- Work request -
Give the records once more, exactly as they stand.

──────── Records supplied

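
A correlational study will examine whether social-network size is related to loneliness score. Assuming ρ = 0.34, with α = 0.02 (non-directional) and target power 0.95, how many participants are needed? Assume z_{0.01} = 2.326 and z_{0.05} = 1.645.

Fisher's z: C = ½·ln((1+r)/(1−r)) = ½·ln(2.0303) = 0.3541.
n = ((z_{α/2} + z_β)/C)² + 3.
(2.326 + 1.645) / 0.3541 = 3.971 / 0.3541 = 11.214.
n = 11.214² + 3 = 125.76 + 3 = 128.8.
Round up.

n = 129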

────────────────

- Solution for this exercise -
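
A correlational study will examine whether social-network size is related to loneliness score. Assuming ρ = 0.34, with α = 0.02 (non-directional) and target power 0.95, how many participants are needed? Assume z_{0.01} = 2.326 and z_{0.05} = 1.645.

Fisher's z: C = ½·ln((1+r)/(1−r)) = ½·ln(2.0303) = 0.3541.
n = ((z_{α/2} + z_β)/C)² + 3.
(2.326 + 1.645) / 0.3541 = 3.971 / 0.3541 = 11.214.
n = 11.214² + 3 = 125.76 + 3 = 128.8.
Round up.

n = 129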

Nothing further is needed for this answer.